EXERCISE PROMPT
Using the data below, return every line that holds the word "Keria".

DATA IN THIS EXERCISE
- - - - -

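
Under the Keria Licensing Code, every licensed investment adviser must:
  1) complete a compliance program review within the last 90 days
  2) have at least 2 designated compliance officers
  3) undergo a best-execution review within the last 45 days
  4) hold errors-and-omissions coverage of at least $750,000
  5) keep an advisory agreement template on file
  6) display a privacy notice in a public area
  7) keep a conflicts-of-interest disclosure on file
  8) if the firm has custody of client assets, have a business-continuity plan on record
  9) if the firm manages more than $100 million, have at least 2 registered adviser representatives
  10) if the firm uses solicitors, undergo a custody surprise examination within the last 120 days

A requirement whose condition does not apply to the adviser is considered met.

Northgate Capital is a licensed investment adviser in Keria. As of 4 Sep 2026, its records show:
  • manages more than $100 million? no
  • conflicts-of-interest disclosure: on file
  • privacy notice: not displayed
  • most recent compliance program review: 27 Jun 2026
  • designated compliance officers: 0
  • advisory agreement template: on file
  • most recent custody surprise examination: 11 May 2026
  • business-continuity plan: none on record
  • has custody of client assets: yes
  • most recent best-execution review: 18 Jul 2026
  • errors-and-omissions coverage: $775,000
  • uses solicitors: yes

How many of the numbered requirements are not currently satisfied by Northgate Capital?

1. compliance program review 69 days ago vs limit 90 → met
2. designated compliance officers 0 < 2 → not met
3. best-execution review 48 days ago vs limit 45 → not met
4. errors-and-omissions coverage $775,000 ≥ $750,000 → met
5. advisory agreement template present → met
6. privacy notice absent → not met
7. conflicts-of-interest disclosure present → met
8. condition 'has custody of client assets' holds; business-continuity plan absent → not met
9. condition 'manages more than $100 million' does not hold → requirement n/a → met
10. condition 'uses solicitors' holds; custody surprise examination 116 days ago vs limit 120 → met
Not met: 4 of 10

4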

- - - - -

REPLY
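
Under the Keria Licensing Code, every licensed investment adviser must:
Northgate Capital is a licensed investment adviser in Keria. As of 4 Sep 2026, its records show: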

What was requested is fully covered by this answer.